▸ **PROBLEM DETAILS**:
Return each of the entries below word for word.

*** MATERIAL FOR THE TASK ***

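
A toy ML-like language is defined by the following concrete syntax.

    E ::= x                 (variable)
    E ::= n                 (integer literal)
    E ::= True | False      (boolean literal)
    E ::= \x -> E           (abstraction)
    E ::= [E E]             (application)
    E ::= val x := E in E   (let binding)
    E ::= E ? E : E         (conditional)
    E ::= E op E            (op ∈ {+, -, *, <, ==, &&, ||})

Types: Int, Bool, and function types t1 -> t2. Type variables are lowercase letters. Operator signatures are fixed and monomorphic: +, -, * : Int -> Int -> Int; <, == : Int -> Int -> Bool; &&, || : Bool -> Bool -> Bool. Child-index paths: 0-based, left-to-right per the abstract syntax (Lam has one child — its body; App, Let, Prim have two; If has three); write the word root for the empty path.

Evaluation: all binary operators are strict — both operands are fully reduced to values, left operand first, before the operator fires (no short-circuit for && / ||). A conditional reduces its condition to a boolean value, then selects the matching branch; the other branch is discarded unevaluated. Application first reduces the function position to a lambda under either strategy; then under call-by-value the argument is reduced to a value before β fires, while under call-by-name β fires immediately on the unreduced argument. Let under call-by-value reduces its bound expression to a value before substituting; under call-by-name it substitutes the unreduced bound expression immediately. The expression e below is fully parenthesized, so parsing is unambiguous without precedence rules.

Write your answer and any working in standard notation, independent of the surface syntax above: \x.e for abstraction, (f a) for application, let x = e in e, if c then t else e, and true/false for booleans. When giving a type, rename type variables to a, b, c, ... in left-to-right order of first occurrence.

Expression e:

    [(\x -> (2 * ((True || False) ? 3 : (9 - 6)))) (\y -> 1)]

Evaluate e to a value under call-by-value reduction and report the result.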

*** End of MATERIAL FOR THE TASK ***

▸ **TASK SOLUTION**:
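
A toy ML-like language is defined by the following concrete syntax.

    E ::= x                 (variable)
    E ::= n                 (integer literal)
    E ::= True | False      (boolean literal)
    E ::= \x -> E           (abstraction)
    E ::= [E E]             (application)
    E ::= val x := E in E   (let binding)
    E ::= E ? E : E         (conditional)
    E ::= E op E            (op ∈ {+, -, *, <, ==, &&, ||})

Types: Int, Bool, and function types t1 -> t2. Type variables are lowercase letters. Operator signatures are fixed and monomorphic: +, -, * : Int -> Int -> Int; <, == : Int -> Int -> Bool; &&, || : Bool -> Bool -> Bool. Child-index paths: 0-based, left-to-right per the abstract syntax (Lam has one child — its body; App, Let, Prim have two; If has three); write the word root for the empty path.

Evaluation: all binary operators are strict — both operands are fully reduced to values, left operand first, before the operator fires (no short-circuit for && / ||). A conditional reduces its condition to a boolean value, then selects the matching branch; the other branch is discarded unevaluated. Application first reduces the function position to a lambda under either strategy; then under call-by-value the argument is reduced to a value before β fires, while under call-by-name β fires immediately on the unreduced argument. Let under call-by-value reduces its bound expression to a value before substituting; under call-by-name it substitutes the unreduced bound expression immediately. The expression e below is fully parenthesized, so parsing is unambiguous without precedence rules.

Write your answer and any working in standard notation, independent of the surface syntax above: \x.e for abstraction, (f a) for application, let x = e in e, if c then t else e, and true/false for booleans. When giving a type, rename type variables to a, b, c, ... in left-to-right order of first occurrence.

Expression e:

    [(\x -> (2 * ((True || False) ? 3 : (9 - 6)))) (\y -> 1)]

Evaluate e to a value under call-by-value reduction and report the result.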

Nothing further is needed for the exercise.